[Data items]

▶

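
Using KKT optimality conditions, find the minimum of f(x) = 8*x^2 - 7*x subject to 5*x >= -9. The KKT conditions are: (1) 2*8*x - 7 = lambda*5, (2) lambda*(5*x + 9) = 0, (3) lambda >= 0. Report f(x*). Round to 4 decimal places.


Step 1: Try lambda = 0 (constraint inactive).
Stationarity: 2*8*x - 7 = 0
x* = 7/(2*8) = 0.4375
Check constraint: 5*0.4375 = 2.1875 >= -9 -- satisfied.
Step 2: Compute optimal value.
f(x*) = 8*0.4375^2 - 7*0.4375 = -1.5313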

◀

*Directions for this task:* Reproduce the complete data exactly as presented above.

*Answer box:*
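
Using KKT optimality conditions, find the minimum of f(x) = 8*x^2 - 7*x subject to 5*x >= -9. The KKT conditions are: (1) 2*8*x - 7 = lambda*5, (2) lambda*(5*x + 9) = 0, (3) lambda >= 0. Report f(x*). Round to 4 decimal places.


Step 1: Try lambda = 0 (constraint inactive).
Stationarity: 2*8*x - 7 = 0
x* = 7/(2*8) = 0.4375
Check constraint: 5*0.4375 = 2.1875 >= -9 -- satisfied.
Step 2: Compute optimal value.
f(x*) = 8*0.4375^2 - 7*0.4375 = -1.5313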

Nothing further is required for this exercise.